DATA SUPPLIED –
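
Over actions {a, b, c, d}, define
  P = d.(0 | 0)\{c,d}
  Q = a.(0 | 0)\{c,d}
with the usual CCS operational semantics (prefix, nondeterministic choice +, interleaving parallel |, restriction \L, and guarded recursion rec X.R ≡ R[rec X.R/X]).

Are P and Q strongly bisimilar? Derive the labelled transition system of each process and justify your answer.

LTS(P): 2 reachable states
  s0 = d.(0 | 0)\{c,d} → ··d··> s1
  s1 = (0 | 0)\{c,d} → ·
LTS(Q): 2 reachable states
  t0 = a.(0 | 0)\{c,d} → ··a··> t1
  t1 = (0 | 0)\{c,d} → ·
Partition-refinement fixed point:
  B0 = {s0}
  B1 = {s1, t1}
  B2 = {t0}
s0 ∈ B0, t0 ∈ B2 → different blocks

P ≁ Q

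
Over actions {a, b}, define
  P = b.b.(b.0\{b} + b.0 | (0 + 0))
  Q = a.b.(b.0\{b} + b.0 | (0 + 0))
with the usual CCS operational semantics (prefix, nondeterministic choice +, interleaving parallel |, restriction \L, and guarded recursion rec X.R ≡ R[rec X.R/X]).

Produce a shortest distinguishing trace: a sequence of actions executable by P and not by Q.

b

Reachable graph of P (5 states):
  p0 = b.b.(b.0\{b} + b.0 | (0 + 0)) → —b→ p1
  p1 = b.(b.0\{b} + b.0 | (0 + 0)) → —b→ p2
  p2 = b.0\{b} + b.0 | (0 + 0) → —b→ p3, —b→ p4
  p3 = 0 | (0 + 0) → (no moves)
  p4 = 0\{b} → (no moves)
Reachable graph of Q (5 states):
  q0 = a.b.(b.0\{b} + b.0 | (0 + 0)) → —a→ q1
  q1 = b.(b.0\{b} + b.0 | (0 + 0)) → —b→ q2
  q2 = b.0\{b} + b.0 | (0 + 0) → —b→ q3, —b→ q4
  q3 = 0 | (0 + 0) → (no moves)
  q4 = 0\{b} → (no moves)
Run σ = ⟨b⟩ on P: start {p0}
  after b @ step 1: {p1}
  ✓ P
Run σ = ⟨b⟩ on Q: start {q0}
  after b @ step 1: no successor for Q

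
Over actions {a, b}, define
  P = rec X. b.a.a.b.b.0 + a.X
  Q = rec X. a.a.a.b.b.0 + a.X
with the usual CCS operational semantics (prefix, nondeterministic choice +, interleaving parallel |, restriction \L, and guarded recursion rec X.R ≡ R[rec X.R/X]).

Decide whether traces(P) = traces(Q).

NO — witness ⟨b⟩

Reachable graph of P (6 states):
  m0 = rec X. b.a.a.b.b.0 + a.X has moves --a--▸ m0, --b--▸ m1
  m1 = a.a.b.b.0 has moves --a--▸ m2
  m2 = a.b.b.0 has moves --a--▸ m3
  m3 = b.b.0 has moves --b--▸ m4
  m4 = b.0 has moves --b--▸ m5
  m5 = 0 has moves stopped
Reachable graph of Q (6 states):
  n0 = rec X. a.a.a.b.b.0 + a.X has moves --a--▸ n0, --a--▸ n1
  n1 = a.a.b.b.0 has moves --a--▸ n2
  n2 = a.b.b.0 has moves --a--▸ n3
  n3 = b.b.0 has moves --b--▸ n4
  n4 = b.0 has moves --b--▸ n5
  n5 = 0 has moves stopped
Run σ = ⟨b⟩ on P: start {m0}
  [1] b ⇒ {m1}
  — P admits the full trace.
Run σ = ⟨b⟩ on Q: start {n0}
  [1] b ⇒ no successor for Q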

...

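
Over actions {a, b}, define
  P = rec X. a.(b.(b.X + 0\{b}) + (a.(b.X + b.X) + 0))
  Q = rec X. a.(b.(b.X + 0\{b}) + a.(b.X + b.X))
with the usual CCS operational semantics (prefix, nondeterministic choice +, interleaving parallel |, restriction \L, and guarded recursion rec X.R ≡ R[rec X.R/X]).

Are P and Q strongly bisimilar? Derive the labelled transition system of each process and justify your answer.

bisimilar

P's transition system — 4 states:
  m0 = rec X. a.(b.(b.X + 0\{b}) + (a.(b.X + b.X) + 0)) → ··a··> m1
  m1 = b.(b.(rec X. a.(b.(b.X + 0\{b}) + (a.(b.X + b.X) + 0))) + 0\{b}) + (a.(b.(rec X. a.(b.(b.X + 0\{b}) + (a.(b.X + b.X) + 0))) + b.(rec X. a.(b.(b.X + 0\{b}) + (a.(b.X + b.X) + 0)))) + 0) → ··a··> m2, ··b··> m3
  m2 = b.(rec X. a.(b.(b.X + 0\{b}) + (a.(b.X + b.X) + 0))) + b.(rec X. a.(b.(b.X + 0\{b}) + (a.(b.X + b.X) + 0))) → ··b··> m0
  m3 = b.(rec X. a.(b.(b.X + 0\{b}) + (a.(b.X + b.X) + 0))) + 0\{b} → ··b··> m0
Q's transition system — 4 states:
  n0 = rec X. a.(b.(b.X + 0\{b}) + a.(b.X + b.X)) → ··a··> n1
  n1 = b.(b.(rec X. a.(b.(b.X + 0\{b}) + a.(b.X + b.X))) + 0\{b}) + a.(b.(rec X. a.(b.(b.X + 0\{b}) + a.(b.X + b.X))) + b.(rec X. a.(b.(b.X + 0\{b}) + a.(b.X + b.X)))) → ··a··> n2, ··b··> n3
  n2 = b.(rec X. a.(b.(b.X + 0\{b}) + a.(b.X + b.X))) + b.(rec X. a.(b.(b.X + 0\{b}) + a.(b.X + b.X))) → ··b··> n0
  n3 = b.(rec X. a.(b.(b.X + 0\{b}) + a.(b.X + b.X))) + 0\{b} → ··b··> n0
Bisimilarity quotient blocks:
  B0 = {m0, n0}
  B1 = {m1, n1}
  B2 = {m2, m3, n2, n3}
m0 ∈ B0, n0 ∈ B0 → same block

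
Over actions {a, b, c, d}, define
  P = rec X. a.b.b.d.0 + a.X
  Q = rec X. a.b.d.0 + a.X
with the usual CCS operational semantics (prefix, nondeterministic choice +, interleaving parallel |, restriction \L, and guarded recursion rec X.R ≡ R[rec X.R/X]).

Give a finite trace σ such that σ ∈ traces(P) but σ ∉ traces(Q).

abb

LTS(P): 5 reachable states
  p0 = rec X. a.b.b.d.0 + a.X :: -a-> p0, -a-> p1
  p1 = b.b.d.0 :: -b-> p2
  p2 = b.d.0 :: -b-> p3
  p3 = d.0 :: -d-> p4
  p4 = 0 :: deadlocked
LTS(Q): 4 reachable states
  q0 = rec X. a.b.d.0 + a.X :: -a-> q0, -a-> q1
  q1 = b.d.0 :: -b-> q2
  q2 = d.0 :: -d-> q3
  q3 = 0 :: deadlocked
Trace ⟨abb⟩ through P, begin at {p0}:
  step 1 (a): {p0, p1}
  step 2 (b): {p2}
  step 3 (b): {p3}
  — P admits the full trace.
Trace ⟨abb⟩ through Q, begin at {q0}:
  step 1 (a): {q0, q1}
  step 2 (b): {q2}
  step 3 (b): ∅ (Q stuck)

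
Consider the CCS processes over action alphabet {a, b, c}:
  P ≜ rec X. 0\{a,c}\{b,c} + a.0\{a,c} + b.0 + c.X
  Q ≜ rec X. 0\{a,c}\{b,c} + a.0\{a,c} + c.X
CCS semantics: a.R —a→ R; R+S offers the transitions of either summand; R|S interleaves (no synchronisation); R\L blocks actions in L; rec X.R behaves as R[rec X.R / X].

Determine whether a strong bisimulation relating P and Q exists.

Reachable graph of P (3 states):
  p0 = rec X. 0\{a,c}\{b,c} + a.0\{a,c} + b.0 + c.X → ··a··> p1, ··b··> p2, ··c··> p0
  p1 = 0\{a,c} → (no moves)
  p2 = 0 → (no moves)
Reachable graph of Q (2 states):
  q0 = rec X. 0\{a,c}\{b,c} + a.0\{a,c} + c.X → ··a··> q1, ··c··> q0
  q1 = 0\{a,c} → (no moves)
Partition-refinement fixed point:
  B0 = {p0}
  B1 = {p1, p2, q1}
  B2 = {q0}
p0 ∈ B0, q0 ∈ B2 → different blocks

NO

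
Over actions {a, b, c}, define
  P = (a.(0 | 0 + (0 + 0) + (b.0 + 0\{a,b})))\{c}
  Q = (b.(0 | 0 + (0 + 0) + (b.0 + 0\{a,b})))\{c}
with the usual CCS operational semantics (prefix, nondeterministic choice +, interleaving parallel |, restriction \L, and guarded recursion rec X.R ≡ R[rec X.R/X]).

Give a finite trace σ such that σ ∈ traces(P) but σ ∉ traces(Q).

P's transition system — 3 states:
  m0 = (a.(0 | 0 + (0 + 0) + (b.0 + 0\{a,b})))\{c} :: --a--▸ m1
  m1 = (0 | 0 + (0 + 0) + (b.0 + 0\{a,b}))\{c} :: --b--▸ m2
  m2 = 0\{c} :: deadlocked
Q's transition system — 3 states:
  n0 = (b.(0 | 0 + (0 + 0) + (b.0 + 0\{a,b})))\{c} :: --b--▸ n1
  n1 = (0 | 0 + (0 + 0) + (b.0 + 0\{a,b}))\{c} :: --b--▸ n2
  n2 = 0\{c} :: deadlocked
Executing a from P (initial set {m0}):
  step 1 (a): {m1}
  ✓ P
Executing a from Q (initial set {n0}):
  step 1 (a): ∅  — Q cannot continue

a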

WHAT THE TASK ASKS – What is asked for is an exact copy of the lines above from the one containing "Consider the CCS" through the one containing "CCS semantics: a.R", and only those.

COMPLETED TASK –
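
Consider the CCS processes over action alphabet {a, b, c}:
  P ≜ rec X. 0\{a,c}\{b,c} + a.0\{a,c} + b.0 + c.X
  Q ≜ rec X. 0\{a,c}\{b,c} + a.0\{a,c} + c.X
CCS semantics: a.R —a→ R; R+S offers the transitions of either summand; R|S interleaves (no synchronisation); R\L blocks actions in L; rec X.R behaves as R[rec X.R / X].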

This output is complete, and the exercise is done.